* Problem details *
From the data that follows, copy every line with the string "addition".

Stored data entries

═══

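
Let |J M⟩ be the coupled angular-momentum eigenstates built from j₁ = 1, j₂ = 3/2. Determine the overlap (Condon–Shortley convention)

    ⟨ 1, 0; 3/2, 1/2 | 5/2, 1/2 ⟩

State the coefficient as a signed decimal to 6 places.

+0.774597

√[6·0!2!3!/6! · 1!1!2!1!3!2!] = √(12/5)
  +(−1)^0/∏(0,0,1,2,1,1)! = 1/2  (running 1/2)
⟨..|..⟩ = √(12/5)·(1/2) = +0.774597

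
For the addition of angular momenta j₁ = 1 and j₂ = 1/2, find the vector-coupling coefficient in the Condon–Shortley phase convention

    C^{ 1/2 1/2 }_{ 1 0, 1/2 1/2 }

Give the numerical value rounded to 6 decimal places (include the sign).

-0.577350

triangle: 1!·1!·0!/3! = 1/6
(j±m)!: 1!·1!·1!·0!·1!·0! = 1
prefactor² = (2J+1)·Δ·N² = 1/3
  k=1: −1/(1!·0!·0!·0!·1!·0!) = -1
Σ = -1  ⇒  CG² = 1/3·(-1)² = 1/3
CG = −√(1/3) = -0.577350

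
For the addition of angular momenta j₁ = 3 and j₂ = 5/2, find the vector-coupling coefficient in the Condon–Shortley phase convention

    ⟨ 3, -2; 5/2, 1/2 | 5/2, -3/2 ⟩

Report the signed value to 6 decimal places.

√[6·3!3!2!/9! · 1!5!3!2!1!4!] = √(288/7)
  +(−1)^2/∏(2,1,3,1,0,1)! = 1/12  (running 1/12)
  +(−1)^3/∏(3,0,2,0,1,2)! = -1/24  (running 1/24)
⟨..|..⟩ = √(288/7)·(1/24) = +0.267261

+0.267261  (= +√(1/14))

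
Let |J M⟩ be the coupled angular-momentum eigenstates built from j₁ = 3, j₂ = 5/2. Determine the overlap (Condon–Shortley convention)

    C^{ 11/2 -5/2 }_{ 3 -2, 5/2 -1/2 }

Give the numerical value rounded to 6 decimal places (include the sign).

+√(4/11) = +0.603023

j₁+j₂−J=0  J+j₁−j₂=6  J−j₁+j₂=5  j₁+j₂+J+1=12
(j₁±m₁, j₂±m₂, J±M) = (1,5,2,3,3,8)
P² = 8294400/11
sum k=0..0:
  [0] +1/1440 = 1/1440
S = 1/1440
C² = P²·S² = 4/11 ; C = +0.603023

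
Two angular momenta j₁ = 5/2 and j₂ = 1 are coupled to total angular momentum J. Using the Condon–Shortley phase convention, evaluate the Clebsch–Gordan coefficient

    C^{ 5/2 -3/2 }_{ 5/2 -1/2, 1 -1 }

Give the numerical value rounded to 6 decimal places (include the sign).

triangle: 1!·4!·1!/7! = 24/5040
(j±m)!: 2!·3!·0!·2!·1!·4! = 576
prefactor² = (2J+1)·Δ·N² = 576/35
  k=0: +1/(0!·1!·3!·0!·1!·1!) = 1/6
Σ = 1/6  ⇒  CG² = 576/35·1/6² = 16/35
CG = +√(16/35) = +0.676123

+√(16/35) = +0.676123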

═══

* Written response *
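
For the addition of angular momenta j₁ = 1 and j₂ = 1/2, find the vector-coupling coefficient in the Condon–Shortley phase convention
For the addition of angular momenta j₁ = 3 and j₂ = 5/2, find the vector-coupling coefficient in the Condon–Shortley phase convention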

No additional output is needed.